Search the entries below for the line containing "Let w(l) = C, C"; from there to the end, return every line exactly and add nothing.

(Excerpts from a dataset)
┄┄┄┄┄┄

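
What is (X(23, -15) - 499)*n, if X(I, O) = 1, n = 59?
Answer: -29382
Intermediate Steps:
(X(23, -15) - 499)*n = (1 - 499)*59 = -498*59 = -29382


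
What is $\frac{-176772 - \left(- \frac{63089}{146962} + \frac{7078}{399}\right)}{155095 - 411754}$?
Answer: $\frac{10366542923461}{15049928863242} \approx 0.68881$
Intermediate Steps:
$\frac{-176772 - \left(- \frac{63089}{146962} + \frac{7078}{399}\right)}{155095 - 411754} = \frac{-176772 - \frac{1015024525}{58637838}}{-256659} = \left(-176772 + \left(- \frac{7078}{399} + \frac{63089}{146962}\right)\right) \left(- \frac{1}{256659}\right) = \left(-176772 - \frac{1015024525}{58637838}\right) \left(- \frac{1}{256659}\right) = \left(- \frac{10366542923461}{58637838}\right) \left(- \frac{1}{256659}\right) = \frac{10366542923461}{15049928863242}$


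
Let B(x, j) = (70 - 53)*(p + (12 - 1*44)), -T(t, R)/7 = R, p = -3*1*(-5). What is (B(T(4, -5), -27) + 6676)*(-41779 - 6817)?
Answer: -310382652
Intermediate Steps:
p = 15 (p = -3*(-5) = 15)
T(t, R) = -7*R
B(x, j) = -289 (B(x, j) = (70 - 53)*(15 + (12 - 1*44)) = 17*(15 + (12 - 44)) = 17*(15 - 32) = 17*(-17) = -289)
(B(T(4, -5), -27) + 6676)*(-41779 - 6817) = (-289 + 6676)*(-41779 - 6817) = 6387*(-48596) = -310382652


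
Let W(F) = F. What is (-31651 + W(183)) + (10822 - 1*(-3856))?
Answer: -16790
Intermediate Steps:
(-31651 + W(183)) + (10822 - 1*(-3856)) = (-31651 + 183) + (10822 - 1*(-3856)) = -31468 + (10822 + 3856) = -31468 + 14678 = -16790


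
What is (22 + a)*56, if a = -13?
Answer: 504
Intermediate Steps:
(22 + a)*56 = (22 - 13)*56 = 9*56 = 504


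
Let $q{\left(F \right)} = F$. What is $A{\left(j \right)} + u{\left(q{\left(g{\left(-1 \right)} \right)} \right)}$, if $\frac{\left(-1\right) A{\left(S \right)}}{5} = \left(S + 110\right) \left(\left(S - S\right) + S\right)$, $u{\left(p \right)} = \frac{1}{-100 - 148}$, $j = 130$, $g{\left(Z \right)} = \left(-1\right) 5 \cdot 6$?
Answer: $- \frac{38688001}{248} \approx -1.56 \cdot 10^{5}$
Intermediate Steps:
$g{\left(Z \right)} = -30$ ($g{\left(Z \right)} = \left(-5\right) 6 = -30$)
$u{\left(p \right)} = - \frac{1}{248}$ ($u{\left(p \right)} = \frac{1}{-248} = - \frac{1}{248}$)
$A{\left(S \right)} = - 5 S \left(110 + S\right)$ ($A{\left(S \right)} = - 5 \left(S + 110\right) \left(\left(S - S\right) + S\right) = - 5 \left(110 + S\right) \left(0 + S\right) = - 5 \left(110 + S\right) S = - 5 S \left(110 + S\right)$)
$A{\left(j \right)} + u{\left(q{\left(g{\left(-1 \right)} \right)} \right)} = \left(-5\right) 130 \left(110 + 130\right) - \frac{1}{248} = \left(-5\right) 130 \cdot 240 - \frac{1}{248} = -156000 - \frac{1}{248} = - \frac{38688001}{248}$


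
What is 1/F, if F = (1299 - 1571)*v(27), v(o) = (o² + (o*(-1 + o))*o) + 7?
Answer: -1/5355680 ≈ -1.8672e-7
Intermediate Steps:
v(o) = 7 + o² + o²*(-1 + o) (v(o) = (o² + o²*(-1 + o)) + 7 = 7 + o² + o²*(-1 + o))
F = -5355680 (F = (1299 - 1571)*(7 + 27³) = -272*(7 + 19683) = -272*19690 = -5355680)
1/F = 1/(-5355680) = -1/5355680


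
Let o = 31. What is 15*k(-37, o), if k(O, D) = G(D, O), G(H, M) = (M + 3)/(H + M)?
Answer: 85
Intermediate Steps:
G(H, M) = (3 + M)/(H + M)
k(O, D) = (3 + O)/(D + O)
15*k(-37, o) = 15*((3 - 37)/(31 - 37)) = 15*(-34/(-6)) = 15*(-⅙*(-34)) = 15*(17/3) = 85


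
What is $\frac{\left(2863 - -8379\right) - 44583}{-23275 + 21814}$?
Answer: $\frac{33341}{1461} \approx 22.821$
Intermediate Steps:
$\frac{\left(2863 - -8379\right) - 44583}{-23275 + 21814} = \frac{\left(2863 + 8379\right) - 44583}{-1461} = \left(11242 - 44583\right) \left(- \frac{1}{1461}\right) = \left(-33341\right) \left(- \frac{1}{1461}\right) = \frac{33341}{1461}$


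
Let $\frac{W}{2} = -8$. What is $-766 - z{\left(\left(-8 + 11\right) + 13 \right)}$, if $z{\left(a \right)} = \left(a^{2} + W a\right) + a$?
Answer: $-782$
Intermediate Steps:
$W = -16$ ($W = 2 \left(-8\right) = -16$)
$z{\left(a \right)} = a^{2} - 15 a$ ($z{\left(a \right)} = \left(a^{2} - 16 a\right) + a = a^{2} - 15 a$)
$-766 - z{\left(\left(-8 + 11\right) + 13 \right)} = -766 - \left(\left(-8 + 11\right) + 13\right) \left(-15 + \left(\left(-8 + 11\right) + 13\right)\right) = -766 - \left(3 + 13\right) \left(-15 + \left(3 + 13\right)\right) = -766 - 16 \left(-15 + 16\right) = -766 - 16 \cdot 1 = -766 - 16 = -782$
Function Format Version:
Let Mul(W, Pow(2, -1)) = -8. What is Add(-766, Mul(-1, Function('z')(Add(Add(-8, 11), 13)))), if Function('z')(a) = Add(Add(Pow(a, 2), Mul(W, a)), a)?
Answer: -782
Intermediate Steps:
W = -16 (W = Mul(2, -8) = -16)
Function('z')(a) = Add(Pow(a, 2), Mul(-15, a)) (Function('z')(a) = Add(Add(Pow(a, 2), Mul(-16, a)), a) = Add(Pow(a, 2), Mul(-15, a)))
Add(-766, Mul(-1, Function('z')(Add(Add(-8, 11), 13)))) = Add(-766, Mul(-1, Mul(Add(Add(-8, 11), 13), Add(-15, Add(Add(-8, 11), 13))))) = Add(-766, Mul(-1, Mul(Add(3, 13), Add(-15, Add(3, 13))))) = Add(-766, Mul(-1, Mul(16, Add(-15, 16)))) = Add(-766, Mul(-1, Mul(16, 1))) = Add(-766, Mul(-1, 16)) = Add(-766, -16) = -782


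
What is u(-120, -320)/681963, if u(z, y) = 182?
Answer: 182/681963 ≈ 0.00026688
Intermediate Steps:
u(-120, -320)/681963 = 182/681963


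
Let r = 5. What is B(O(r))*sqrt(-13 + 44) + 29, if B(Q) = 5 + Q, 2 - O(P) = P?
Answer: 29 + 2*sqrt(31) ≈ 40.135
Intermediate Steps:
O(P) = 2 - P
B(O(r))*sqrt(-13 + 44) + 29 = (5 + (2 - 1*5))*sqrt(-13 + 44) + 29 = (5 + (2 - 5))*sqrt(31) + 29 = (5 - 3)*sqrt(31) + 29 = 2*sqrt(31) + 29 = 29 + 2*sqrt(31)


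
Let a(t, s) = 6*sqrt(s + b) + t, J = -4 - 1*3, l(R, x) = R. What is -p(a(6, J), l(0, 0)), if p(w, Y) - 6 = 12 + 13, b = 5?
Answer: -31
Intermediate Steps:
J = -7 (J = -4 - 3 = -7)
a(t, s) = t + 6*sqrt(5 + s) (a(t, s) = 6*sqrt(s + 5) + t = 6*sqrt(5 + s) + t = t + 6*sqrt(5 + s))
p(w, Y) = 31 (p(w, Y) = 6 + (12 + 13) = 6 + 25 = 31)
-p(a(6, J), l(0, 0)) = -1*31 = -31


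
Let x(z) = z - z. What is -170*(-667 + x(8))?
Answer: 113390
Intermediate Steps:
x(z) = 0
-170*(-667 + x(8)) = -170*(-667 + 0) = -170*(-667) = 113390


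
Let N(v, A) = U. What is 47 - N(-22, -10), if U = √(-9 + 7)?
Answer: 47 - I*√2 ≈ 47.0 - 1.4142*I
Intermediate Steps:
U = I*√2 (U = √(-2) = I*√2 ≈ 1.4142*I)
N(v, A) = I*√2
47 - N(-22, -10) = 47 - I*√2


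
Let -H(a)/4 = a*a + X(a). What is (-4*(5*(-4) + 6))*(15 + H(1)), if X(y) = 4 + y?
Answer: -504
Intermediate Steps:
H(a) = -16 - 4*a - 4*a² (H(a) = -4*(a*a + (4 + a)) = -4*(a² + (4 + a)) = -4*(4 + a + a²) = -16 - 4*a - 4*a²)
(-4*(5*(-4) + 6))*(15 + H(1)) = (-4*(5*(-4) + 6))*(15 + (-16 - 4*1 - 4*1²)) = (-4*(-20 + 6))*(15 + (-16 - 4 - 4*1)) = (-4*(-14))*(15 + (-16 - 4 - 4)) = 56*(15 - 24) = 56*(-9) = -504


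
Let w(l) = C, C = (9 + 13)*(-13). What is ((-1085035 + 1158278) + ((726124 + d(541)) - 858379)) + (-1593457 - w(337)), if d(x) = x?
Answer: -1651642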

┄┄┄┄┄┄

## Output below:
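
Let w(l) = C, C = (9 + 13)*(-13). What is ((-1085035 + 1158278) + ((726124 + d(541)) - 858379)) + (-1593457 - w(337)), if d(x) = x?
Answer: -1651642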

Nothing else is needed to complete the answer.